TASK DETAILS
The answer must be an exact copy of every entry.

---- SOURCE MATERIAL

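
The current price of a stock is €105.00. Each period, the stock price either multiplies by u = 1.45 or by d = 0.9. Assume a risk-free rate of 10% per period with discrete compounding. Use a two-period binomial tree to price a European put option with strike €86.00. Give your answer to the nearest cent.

Risk-neutral probability p = (1 + 0.1 − 0.9)/(1.45 − 0.9) = 0.2000/0.5500 = 0.3636
Terminal stock prices: S_uu = 220.8, S_ud = 137, S_dd = 85.05
Terminal payoffs (K − S): max(-134.8, 0) = 0, max(-51.03, 0) = 0, max(0.95, 0) = 0.95
Node u (S = 152.2): V_u = 1/1.1·[0.3636·0.0000 + 0.6364·0.0000] = 0.0000
Node d (S = 94.5): V_d = 1/1.1·[0.3636·0.0000 + 0.6364·0.9500] = 0.5496
Node 0 (S = 105): V_0 = 1/1.1·[0.3636·0.0000 + 0.6364·0.5496] = 0.3179

€0.32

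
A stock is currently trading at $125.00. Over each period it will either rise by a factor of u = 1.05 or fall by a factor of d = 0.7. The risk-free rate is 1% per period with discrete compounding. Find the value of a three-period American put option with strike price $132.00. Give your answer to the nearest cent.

Risk-neutral probability p = (1 + 0.01 − 0.7)/(1.05 − 0.7) = 0.3100/0.3500 = 0.8857
Terminal stock prices: S_uuu = 144.7, S_uud = 96.47, S_udd = 64.31, S_ddd = 42.87
Terminal payoffs (K − S): max(-12.7, 0) = 0, max(35.53, 0) = 35.53, max(67.69, 0) = 67.69, max(89.12, 0) = 89.12
Node uu (S = 137.8): continuation = 1/1.01·[0.8857·0.0000 + 0.1143·35.5312] = 4.0205; exercise value = 0.0000 ≤ continuation, so V_uu = 4.0205
Node ud (S = 91.88): continuation = 1/1.01·[0.8857·35.5312 + 0.1143·67.6875] = 38.8181; exercise value = 40.1250 > continuation, so V_ud = 40.1250 (exercise)
Node dd (S = 61.25): continuation = 1/1.01·[0.8857·67.6875 + 0.1143·89.1250] = 69.4431; exercise value = 70.7500 > continuation, so V_dd = 70.7500 (exercise)
Node u (S = 131.2): continuation = 1/1.01·[0.8857·4.0205 + 0.1143·40.1250] = 8.0661; exercise value = 0.7500 ≤ continuation, so V_u = 8.0661
Node d (S = 87.5): continuation = 1/1.01·[0.8857·40.1250 + 0.1143·70.7500] = 43.1931; exercise value = 44.5000 > continuation, so V_d = 44.5000 (exercise)
Node 0 (S = 125): continuation = 1/1.01·[0.8857·8.0661 + 0.1143·44.5000] = 12.1089; exercise value = 7.0000 ≤ continuation, so V_0 = 12.1089

$12.11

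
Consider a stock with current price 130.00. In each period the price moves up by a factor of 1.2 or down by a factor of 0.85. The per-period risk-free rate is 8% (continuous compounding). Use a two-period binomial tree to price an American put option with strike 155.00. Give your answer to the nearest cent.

Risk-neutral probability p = (e^0.08 − 0.85)/(1.2 − 0.85) = 0.2333/0.3500 = 0.6665
Terminal stock prices: S_uu = 187.2, S_ud = 132.6, S_dd = 93.92
Terminal payoffs (K − S): max(-32.2, 0) = 0, max(22.4, 0) = 22.4, max(61.08, 0) = 61.08
Node u (S = 156): continuation = e^(−0.08)·[0.6665·0.0000 + 0.3335·22.4000] = 6.8953; exercise value = 0.0000 ≤ continuation, so V_u = 6.8953
Node d (S = 110.5): continuation = e^(−0.08)·[0.6665·22.4000 + 0.3335·61.0750] = 32.5830; exercise value = 44.5000 > continuation, so V_d = 44.5000 (exercise)
Node 0 (S = 130): continuation = e^(−0.08)·[0.6665·6.8953 + 0.3335·44.5000] = 17.9409; exercise value = 25.0000 > continuation, so V_0 = 25.0000 (exercise)

25.00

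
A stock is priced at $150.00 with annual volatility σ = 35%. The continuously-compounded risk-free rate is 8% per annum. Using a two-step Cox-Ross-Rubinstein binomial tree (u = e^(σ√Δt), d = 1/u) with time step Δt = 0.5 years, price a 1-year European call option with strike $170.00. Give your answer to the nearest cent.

$18.99

CRR parameters: u = e^(σ√Δt) = e^(0.35·√0.5) = 1.2808, d = 1/u = 0.7808
Per-period rate: rΔt = 0.08·0.5 = 0.04, so R = e^0.04 = 1.0408
Risk-neutral probability p = (e^0.04 − 0.7808)/(1.2808 − 0.7808) = 0.2601/0.5000 = 0.5201
Terminal stock prices: S_uu = 246.1, S_ud = 150, S_dd = 91.44
Terminal payoffs (S − K): max(76.07, 0) = 76.07, max(-20, 0) = 0, max(-78.56, 0) = 0
Node u (S = 192.1): V_u = e^(−0.04)·[0.5201·76.0685 + 0.4799·0.0000] = 38.0088
Node d (S = 117.1): V_d = e^(−0.04)·[0.5201·0.0000 + 0.4799·0.0000] = 0.0000
Node 0 (S = 150): V_0 = e^(−0.04)·[0.5201·38.0088 + 0.4799·0.0000] = 18.9916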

--------

RESPONSE TO THIS EXERCISE
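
The current price of a stock is €105.00. Each period, the stock price either multiplies by u = 1.45 or by d = 0.9. Assume a risk-free rate of 10% per period with discrete compounding. Use a two-period binomial tree to price a European put option with strike €86.00. Give your answer to the nearest cent.

Risk-neutral probability p = (1 + 0.1 − 0.9)/(1.45 − 0.9) = 0.2000/0.5500 = 0.3636
Terminal stock prices: S_uu = 220.8, S_ud = 137, S_dd = 85.05
Terminal payoffs (K − S): max(-134.8, 0) = 0, max(-51.03, 0) = 0, max(0.95, 0) = 0.95
Node u (S = 152.2): V_u = 1/1.1·[0.3636·0.0000 + 0.6364·0.0000] = 0.0000
Node d (S = 94.5): V_d = 1/1.1·[0.3636·0.0000 + 0.6364·0.9500] = 0.5496
Node 0 (S = 105): V_0 = 1/1.1·[0.3636·0.0000 + 0.6364·0.5496] = 0.3179

€0.32

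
A stock is currently trading at $125.00. Over each period it will either rise by a factor of u = 1.05 or fall by a factor of d = 0.7. The risk-free rate is 1% per period with discrete compounding. Find the value of a three-period American put option with strike price $132.00. Give your answer to the nearest cent.

Risk-neutral probability p = (1 + 0.01 − 0.7)/(1.05 − 0.7) = 0.3100/0.3500 = 0.8857
Terminal stock prices: S_uuu = 144.7, S_uud = 96.47, S_udd = 64.31, S_ddd = 42.87
Terminal payoffs (K − S): max(-12.7, 0) = 0, max(35.53, 0) = 35.53, max(67.69, 0) = 67.69, max(89.12, 0) = 89.12
Node uu (S = 137.8): continuation = 1/1.01·[0.8857·0.0000 + 0.1143·35.5312] = 4.0205; exercise value = 0.0000 ≤ continuation, so V_uu = 4.0205
Node ud (S = 91.88): continuation = 1/1.01·[0.8857·35.5312 + 0.1143·67.6875] = 38.8181; exercise value = 40.1250 > continuation, so V_ud = 40.1250 (exercise)
Node dd (S = 61.25): continuation = 1/1.01·[0.8857·67.6875 + 0.1143·89.1250] = 69.4431; exercise value = 70.7500 > continuation, so V_dd = 70.7500 (exercise)
Node u (S = 131.2): continuation = 1/1.01·[0.8857·4.0205 + 0.1143·40.1250] = 8.0661; exercise value = 0.7500 ≤ continuation, so V_u = 8.0661
Node d (S = 87.5): continuation = 1/1.01·[0.8857·40.1250 + 0.1143·70.7500] = 43.1931; exercise value = 44.5000 > continuation, so V_d = 44.5000 (exercise)
Node 0 (S = 125): continuation = 1/1.01·[0.8857·8.0661 + 0.1143·44.5000] = 12.1089; exercise value = 7.0000 ≤ continuation, so V_0 = 12.1089

$12.11

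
Consider a stock with current price 130.00. In each period the price moves up by a factor of 1.2 or down by a factor of 0.85. The per-period risk-free rate is 8% (continuous compounding). Use a two-period binomial tree to price an American put option with strike 155.00. Give your answer to the nearest cent.

Risk-neutral probability p = (e^0.08 − 0.85)/(1.2 − 0.85) = 0.2333/0.3500 = 0.6665
Terminal stock prices: S_uu = 187.2, S_ud = 132.6, S_dd = 93.92
Terminal payoffs (K − S): max(-32.2, 0) = 0, max(22.4, 0) = 22.4, max(61.08, 0) = 61.08
Node u (S = 156): continuation = e^(−0.08)·[0.6665·0.0000 + 0.3335·22.4000] = 6.8953; exercise value = 0.0000 ≤ continuation, so V_u = 6.8953
Node d (S = 110.5): continuation = e^(−0.08)·[0.6665·22.4000 + 0.3335·61.0750] = 32.5830; exercise value = 44.5000 > continuation, so V_d = 44.5000 (exercise)
Node 0 (S = 130): continuation = e^(−0.08)·[0.6665·6.8953 + 0.3335·44.5000] = 17.9409; exercise value = 25.0000 > continuation, so V_0 = 25.0000 (exercise)

25.00

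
A stock is priced at $150.00 with annual volatility σ = 35%. The continuously-compounded risk-free rate is 8% per annum. Using a two-step Cox-Ross-Rubinstein binomial tree (u = e^(σ√Δt), d = 1/u) with time step Δt = 0.5 years, price a 1-year European call option with strike $170.00. Give your answer to the nearest cent.

$18.99

CRR parameters: u = e^(σ√Δt) = e^(0.35·√0.5) = 1.2808, d = 1/u = 0.7808
Per-period rate: rΔt = 0.08·0.5 = 0.04, so R = e^0.04 = 1.0408
Risk-neutral probability p = (e^0.04 − 0.7808)/(1.2808 − 0.7808) = 0.2601/0.5000 = 0.5201
Terminal stock prices: S_uu = 246.1, S_ud = 150, S_dd = 91.44
Terminal payoffs (S − K): max(76.07, 0) = 76.07, max(-20, 0) = 0, max(-78.56, 0) = 0
Node u (S = 192.1): V_u = e^(−0.04)·[0.5201·76.0685 + 0.4799·0.0000] = 38.0088
Node d (S = 117.1): V_d = e^(−0.04)·[0.5201·0.0000 + 0.4799·0.0000] = 0.0000
Node 0 (S = 150): V_0 = e^(−0.04)·[0.5201·38.0088 + 0.4799·0.0000] = 18.9916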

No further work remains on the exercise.